§ WORK ITEM
Find the line holding "A sailmaker buys" in the entries below. Give it again exactly, along with every line after it up to and including the line holding "A textile mill buys".

§ SOURCE MATERIAL
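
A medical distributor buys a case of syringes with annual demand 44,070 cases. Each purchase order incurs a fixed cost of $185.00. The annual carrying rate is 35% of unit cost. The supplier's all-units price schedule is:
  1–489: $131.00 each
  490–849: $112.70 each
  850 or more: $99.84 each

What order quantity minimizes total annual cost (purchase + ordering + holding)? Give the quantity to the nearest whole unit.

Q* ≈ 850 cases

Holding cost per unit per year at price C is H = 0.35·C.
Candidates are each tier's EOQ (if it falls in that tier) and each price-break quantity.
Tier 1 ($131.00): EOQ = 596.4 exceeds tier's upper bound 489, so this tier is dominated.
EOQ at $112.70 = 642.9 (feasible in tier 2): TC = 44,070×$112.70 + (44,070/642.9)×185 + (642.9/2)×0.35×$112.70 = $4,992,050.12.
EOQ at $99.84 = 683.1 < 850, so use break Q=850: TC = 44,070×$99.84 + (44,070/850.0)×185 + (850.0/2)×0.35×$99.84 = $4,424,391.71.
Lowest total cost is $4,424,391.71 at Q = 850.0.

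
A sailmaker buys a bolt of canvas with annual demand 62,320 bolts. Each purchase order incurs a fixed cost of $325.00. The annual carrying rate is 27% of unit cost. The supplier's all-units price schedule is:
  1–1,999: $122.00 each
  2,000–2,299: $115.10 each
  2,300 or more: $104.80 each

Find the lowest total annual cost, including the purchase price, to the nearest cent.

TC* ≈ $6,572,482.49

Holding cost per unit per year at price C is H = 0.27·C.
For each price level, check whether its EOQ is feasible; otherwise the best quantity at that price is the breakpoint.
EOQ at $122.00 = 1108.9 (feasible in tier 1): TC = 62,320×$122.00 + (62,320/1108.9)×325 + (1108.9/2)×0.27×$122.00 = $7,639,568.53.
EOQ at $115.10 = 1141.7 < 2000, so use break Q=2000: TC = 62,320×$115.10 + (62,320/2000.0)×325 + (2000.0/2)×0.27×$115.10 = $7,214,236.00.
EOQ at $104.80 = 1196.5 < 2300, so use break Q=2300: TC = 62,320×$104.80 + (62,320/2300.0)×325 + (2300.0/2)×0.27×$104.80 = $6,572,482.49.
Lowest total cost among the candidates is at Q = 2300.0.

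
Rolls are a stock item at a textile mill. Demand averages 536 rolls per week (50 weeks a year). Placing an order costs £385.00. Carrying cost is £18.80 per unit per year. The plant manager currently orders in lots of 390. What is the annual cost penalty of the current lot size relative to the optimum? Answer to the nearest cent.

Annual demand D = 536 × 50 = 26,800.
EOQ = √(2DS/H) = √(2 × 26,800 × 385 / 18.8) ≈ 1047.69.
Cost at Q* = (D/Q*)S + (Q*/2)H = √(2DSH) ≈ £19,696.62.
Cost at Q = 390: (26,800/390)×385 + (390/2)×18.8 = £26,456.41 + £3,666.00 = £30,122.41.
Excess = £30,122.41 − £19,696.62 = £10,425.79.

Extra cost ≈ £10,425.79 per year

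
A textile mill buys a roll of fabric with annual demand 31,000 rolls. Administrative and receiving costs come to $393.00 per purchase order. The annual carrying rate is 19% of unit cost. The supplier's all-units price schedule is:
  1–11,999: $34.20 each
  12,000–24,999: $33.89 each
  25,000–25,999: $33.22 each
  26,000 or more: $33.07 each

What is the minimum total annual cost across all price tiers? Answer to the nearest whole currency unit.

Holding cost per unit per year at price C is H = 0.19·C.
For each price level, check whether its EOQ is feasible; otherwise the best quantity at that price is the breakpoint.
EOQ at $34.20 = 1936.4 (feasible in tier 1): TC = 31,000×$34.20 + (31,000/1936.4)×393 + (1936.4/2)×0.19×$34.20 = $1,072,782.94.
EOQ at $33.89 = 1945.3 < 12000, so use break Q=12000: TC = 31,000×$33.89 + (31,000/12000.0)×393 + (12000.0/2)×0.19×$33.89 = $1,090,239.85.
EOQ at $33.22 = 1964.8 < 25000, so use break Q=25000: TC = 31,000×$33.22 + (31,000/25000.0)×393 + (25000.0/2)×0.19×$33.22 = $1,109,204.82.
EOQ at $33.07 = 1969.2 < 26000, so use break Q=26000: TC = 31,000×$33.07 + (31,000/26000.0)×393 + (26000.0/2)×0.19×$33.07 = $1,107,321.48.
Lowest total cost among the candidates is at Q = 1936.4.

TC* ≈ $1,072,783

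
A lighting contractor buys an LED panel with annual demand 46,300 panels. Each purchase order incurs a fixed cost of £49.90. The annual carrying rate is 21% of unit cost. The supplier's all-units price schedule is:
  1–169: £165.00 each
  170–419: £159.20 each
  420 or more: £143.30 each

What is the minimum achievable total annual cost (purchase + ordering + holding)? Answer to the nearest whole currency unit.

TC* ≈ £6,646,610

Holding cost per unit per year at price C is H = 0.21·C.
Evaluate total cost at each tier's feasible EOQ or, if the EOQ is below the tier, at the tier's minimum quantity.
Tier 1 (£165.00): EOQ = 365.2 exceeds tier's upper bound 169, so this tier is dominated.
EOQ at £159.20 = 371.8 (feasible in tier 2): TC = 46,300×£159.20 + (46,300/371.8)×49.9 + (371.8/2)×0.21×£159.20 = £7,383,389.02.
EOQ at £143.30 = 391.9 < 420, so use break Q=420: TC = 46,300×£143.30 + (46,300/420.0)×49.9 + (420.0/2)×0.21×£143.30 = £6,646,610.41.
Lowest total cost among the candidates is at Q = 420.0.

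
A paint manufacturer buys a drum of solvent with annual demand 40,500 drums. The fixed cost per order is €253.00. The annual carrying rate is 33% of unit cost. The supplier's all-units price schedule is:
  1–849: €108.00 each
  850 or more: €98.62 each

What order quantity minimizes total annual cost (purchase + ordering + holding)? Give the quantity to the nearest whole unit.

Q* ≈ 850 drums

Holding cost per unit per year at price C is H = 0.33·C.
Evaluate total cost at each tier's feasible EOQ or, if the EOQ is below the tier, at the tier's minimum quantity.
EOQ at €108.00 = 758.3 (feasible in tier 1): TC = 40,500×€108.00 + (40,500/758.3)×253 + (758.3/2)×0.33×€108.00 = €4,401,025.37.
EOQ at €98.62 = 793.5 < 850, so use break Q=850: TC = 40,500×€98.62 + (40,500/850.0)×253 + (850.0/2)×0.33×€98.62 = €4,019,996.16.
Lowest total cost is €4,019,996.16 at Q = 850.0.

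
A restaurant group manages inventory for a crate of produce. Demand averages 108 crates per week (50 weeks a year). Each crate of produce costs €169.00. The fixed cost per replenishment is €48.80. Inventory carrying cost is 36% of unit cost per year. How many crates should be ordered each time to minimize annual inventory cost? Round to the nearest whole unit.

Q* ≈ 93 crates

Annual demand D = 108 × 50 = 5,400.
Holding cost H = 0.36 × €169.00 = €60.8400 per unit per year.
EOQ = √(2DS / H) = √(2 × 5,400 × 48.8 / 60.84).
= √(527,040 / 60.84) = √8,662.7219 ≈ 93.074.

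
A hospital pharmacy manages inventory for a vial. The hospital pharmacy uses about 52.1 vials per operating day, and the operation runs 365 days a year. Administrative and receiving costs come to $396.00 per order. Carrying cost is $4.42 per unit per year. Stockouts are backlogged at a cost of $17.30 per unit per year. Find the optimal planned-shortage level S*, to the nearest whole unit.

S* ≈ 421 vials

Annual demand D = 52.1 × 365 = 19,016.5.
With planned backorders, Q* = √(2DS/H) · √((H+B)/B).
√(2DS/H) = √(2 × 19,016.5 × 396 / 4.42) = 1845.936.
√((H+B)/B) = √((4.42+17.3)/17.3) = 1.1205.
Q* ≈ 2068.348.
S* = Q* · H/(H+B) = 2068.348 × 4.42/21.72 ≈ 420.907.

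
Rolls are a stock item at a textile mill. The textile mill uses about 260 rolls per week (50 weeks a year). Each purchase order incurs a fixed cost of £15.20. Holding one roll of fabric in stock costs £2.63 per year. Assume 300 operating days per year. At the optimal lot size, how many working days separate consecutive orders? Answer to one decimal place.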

§ RESULT OF THIS EXERCISE
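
A sailmaker buys a bolt of canvas with annual demand 62,320 bolts. Each purchase order incurs a fixed cost of $325.00. The annual carrying rate is 27% of unit cost. The supplier's all-units price schedule is:
  1–1,999: $122.00 each
  2,000–2,299: $115.10 each
  2,300 or more: $104.80 each

Find the lowest total annual cost, including the purchase price, to the nearest cent.

TC* ≈ $6,572,482.49

Holding cost per unit per year at price C is H = 0.27·C.
For each price level, check whether its EOQ is feasible; otherwise the best quantity at that price is the breakpoint.
EOQ at $122.00 = 1108.9 (feasible in tier 1): TC = 62,320×$122.00 + (62,320/1108.9)×325 + (1108.9/2)×0.27×$122.00 = $7,639,568.53.
EOQ at $115.10 = 1141.7 < 2000, so use break Q=2000: TC = 62,320×$115.10 + (62,320/2000.0)×325 + (2000.0/2)×0.27×$115.10 = $7,214,236.00.
EOQ at $104.80 = 1196.5 < 2300, so use break Q=2300: TC = 62,320×$104.80 + (62,320/2300.0)×325 + (2300.0/2)×0.27×$104.80 = $6,572,482.49.
Lowest total cost among the candidates is at Q = 2300.0.

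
Rolls are a stock item at a textile mill. Demand averages 536 rolls per week (50 weeks a year). Placing an order costs £385.00. Carrying cost is £18.80 per unit per year. The plant manager currently orders in lots of 390. What is the annual cost penalty of the current lot size relative to the optimum? Answer to the nearest cent.

Annual demand D = 536 × 50 = 26,800.
EOQ = √(2DS/H) = √(2 × 26,800 × 385 / 18.8) ≈ 1047.69.
Cost at Q* = (D/Q*)S + (Q*/2)H = √(2DSH) ≈ £19,696.62.
Cost at Q = 390: (26,800/390)×385 + (390/2)×18.8 = £26,456.41 + £3,666.00 = £30,122.41.
Excess = £30,122.41 − £19,696.62 = £10,425.79.

Extra cost ≈ £10,425.79 per year

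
A textile mill buys a roll of fabric with annual demand 31,000 rolls. Administrative and receiving costs come to $393.00 per purchase order. The annual carrying rate is 19% of unit cost. The supplier's all-units price schedule is: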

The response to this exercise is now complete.